Repeat exactly the lines of the entries below from the one with "Find the overall" through the one with "Determine the infiltration", both ends included, and nothing else.

» Data for this task
# # # # #
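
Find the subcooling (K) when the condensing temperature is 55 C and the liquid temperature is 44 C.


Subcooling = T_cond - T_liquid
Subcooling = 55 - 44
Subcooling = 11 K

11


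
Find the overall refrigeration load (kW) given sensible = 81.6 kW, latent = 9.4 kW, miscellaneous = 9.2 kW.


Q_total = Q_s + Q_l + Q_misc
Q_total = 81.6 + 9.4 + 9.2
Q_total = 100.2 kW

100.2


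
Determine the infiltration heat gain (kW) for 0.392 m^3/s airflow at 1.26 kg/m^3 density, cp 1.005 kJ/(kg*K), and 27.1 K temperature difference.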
# # # # #
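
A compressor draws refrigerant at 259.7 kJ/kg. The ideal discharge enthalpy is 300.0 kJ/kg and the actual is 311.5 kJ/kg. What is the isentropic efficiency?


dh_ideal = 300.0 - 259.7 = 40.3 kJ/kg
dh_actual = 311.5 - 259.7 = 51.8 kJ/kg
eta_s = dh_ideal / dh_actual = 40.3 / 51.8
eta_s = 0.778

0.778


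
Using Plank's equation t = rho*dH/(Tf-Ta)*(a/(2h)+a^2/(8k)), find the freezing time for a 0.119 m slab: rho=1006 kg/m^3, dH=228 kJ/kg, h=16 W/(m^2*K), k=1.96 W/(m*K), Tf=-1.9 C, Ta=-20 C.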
# # # # #
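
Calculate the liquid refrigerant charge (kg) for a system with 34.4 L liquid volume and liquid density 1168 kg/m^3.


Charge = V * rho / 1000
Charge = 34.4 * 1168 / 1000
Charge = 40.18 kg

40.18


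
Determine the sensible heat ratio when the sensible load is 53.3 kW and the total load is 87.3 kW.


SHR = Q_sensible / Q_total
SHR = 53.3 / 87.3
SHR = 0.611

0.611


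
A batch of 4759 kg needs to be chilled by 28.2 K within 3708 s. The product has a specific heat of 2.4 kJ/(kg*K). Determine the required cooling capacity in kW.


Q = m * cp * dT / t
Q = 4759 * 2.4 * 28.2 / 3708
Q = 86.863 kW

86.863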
# # # # #
» Output
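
Find the overall refrigeration load (kW) given sensible = 81.6 kW, latent = 9.4 kW, miscellaneous = 9.2 kW.


Q_total = Q_s + Q_l + Q_misc
Q_total = 81.6 + 9.4 + 9.2
Q_total = 100.2 kW

100.2


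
Determine the infiltration heat gain (kW) for 0.392 m^3/s airflow at 1.26 kg/m^3 density, cp 1.005 kJ/(kg*K), and 27.1 K temperature difference.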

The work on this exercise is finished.